* **WHAT IS NEEDED**:
In the records below, find each line that holds "earlier" and return it.

-------- EXERCISE INPUTS --------

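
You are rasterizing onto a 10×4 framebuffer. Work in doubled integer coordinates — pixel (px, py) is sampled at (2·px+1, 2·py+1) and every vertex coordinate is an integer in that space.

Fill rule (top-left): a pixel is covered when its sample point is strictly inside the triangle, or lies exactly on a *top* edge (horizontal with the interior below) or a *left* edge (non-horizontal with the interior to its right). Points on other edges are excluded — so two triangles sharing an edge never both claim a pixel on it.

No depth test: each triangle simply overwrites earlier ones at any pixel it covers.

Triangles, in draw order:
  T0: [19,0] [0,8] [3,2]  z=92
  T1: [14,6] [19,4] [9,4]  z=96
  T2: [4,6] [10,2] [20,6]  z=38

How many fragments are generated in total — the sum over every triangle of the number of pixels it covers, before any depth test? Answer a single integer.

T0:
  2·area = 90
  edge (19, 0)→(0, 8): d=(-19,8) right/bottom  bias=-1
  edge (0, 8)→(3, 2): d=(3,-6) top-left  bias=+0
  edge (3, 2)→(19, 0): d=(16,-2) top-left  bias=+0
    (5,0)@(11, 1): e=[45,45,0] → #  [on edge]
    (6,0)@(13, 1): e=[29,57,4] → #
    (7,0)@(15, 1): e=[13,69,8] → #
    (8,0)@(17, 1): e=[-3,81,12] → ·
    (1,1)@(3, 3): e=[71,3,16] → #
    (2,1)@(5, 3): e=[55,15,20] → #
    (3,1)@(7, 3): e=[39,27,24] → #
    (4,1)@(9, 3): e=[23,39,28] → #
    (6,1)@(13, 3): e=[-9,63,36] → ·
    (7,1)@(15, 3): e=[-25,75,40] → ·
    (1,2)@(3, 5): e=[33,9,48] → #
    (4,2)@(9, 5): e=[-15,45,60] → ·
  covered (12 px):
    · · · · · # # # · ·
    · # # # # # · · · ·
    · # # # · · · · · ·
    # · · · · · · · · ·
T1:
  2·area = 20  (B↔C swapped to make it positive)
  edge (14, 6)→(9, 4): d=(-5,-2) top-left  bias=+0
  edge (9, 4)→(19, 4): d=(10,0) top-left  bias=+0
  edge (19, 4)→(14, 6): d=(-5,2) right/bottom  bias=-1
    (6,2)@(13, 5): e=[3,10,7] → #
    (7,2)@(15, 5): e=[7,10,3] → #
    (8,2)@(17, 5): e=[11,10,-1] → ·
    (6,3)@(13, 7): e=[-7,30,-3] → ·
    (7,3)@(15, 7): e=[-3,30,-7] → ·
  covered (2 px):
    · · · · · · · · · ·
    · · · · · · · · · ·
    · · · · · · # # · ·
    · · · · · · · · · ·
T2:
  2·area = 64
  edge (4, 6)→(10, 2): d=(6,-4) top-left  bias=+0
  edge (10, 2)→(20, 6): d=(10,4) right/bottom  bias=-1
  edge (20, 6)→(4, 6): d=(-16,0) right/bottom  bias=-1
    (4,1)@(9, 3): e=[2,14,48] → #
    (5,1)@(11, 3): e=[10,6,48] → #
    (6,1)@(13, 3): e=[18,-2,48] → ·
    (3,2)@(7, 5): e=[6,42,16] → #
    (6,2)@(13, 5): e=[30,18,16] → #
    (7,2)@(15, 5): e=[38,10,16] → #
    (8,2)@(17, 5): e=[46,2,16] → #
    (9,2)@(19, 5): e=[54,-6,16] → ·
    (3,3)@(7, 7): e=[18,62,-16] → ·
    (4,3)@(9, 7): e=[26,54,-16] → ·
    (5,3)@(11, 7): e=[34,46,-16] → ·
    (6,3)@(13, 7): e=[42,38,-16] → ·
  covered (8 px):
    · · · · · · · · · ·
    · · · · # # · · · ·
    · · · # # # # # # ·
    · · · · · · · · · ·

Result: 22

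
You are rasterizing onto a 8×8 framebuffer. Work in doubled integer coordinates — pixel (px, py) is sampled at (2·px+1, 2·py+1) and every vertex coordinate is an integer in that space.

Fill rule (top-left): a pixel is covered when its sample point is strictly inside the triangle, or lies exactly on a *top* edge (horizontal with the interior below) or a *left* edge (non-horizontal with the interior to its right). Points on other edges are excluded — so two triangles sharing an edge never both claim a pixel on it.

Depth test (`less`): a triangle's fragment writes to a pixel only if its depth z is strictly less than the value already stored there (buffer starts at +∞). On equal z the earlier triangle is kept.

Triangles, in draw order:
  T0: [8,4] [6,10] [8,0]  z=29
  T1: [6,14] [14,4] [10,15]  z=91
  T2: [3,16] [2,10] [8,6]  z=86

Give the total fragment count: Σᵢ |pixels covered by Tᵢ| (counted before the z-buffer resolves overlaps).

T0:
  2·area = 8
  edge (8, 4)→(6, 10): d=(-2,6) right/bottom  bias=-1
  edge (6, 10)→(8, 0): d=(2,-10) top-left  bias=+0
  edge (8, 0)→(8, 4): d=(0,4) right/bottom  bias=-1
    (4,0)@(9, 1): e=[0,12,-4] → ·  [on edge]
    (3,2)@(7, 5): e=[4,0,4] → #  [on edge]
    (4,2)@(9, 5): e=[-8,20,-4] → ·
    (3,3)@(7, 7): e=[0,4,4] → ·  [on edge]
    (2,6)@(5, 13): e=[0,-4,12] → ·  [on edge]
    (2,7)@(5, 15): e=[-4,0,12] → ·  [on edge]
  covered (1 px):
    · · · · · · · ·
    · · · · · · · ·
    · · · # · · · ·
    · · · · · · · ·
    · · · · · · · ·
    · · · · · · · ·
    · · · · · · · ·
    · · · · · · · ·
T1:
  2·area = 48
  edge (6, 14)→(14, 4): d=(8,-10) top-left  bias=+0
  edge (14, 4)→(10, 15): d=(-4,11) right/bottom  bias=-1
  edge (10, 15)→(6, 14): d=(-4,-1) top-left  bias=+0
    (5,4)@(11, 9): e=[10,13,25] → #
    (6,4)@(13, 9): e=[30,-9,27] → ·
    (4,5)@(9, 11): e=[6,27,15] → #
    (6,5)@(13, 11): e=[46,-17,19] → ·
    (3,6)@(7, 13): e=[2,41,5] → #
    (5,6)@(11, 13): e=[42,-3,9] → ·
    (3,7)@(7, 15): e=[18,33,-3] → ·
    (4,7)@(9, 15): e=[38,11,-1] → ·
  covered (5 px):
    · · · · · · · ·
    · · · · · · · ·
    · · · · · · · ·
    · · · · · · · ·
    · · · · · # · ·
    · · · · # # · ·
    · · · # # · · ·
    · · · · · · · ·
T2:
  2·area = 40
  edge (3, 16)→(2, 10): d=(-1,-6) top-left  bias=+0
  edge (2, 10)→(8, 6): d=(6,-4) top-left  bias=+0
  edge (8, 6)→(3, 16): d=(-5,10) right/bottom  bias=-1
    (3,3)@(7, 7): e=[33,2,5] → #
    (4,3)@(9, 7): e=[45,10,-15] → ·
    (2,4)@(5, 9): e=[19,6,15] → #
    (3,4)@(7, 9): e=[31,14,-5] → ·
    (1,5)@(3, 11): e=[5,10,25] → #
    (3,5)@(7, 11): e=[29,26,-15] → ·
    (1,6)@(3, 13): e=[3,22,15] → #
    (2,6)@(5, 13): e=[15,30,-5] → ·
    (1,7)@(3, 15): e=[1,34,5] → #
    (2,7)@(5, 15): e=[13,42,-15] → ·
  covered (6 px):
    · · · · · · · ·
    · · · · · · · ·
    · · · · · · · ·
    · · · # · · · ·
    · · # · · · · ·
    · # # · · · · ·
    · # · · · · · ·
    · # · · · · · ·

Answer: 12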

--------

* **SOLUTION**:
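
No depth test: each triangle simply overwrites earlier ones at any pixel it covers.
Depth test (`less`): a triangle's fragment writes to a pixel only if its depth z is strictly less than the value already stored there (buffer starts at +∞). On equal z the earlier triangle is kept.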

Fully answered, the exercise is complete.